Set the entries down once more, exactly as they are worded.

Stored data
=======
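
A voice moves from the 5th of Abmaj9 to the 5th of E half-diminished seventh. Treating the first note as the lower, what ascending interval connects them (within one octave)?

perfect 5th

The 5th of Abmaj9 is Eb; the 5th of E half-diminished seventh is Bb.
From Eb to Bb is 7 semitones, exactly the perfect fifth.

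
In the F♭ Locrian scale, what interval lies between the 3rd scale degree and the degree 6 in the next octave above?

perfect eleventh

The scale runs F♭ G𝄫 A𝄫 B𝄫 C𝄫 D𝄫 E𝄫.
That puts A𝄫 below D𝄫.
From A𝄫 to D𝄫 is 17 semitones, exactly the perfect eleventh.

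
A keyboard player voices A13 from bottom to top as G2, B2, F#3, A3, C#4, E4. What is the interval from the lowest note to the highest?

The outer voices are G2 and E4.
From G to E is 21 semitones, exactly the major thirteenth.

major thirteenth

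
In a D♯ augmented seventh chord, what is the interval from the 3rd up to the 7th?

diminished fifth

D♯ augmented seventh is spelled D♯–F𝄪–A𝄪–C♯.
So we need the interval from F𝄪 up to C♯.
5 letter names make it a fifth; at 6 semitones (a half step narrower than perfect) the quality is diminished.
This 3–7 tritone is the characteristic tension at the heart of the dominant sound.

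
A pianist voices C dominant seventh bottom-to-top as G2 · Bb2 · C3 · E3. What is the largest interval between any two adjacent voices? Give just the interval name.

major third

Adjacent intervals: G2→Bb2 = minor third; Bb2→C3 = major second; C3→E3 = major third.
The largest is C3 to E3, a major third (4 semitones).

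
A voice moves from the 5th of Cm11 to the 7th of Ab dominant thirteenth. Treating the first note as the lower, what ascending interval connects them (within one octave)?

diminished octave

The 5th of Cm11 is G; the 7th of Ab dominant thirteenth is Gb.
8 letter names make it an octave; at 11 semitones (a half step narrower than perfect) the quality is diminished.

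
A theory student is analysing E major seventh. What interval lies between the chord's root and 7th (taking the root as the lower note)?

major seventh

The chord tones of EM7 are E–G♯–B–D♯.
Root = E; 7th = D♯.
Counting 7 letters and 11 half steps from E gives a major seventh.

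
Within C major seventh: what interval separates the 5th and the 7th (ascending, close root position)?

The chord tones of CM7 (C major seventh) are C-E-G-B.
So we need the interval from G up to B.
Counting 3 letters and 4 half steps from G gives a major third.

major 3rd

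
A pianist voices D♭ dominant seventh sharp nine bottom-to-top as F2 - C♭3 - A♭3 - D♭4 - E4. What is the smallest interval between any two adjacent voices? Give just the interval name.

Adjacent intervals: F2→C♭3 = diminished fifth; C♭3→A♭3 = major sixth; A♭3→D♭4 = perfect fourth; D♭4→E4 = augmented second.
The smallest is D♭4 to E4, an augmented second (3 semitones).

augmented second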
=======
Finished exercise:
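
A voice moves from the 5th of Abmaj9 to the 5th of E half-diminished seventh. Treating the first note as the lower, what ascending interval connects them (within one octave)?

perfect 5th

The 5th of Abmaj9 is Eb; the 5th of E half-diminished seventh is Bb.
From Eb to Bb is 7 semitones, exactly the perfect fifth.

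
In the F♭ Locrian scale, what interval lies between the 3rd scale degree and the degree 6 in the next octave above?

perfect eleventh

The scale runs F♭ G𝄫 A𝄫 B𝄫 C𝄫 D𝄫 E𝄫.
That puts A𝄫 below D𝄫.
From A𝄫 to D𝄫 is 17 semitones, exactly the perfect eleventh.

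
A keyboard player voices A13 from bottom to top as G2, B2, F#3, A3, C#4, E4. What is the interval from the lowest note to the highest?

The outer voices are G2 and E4.
From G to E is 21 semitones, exactly the major thirteenth.

major thirteenth

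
In a D♯ augmented seventh chord, what is the interval from the 3rd up to the 7th?

diminished fifth

D♯ augmented seventh is spelled D♯–F𝄪–A𝄪–C♯.
So we need the interval from F𝄪 up to C♯.
5 letter names make it a fifth; at 6 semitones (a half step narrower than perfect) the quality is diminished.
This 3–7 tritone is the characteristic tension at the heart of the dominant sound.

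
A pianist voices C dominant seventh bottom-to-top as G2 · Bb2 · C3 · E3. What is the largest interval between any two adjacent voices? Give just the interval name.

major third

Adjacent intervals: G2→Bb2 = minor third; Bb2→C3 = major second; C3→E3 = major third.
The largest is C3 to E3, a major third (4 semitones).

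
A voice moves from the 5th of Cm11 to the 7th of Ab dominant thirteenth. Treating the first note as the lower, what ascending interval connects them (within one octave)?

diminished octave

The 5th of Cm11 is G; the 7th of Ab dominant thirteenth is Gb.
8 letter names make it an octave; at 11 semitones (a half step narrower than perfect) the quality is diminished.

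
A theory student is analysing E major seventh. What interval lies between the chord's root and 7th (taking the root as the lower note)?

major seventh

The chord tones of EM7 are E–G♯–B–D♯.
Root = E; 7th = D♯.
Counting 7 letters and 11 half steps from E gives a major seventh.

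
Within C major seventh: what interval separates the 5th and the 7th (ascending, close root position)?

The chord tones of CM7 (C major seventh) are C-E-G-B.
So we need the interval from G up to B.
Counting 3 letters and 4 half steps from G gives a major third.

major 3rd

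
A pianist voices D♭ dominant seventh sharp nine bottom-to-top as F2 - C♭3 - A♭3 - D♭4 - E4. What is the smallest interval between any two adjacent voices? Give just the interval name.

Adjacent intervals: F2→C♭3 = diminished fifth; C♭3→A♭3 = major sixth; A♭3→D♭4 = perfect fourth; D♭4→E4 = augmented second.
The smallest is D♭4 to E4, an augmented second (3 semitones).

augmented second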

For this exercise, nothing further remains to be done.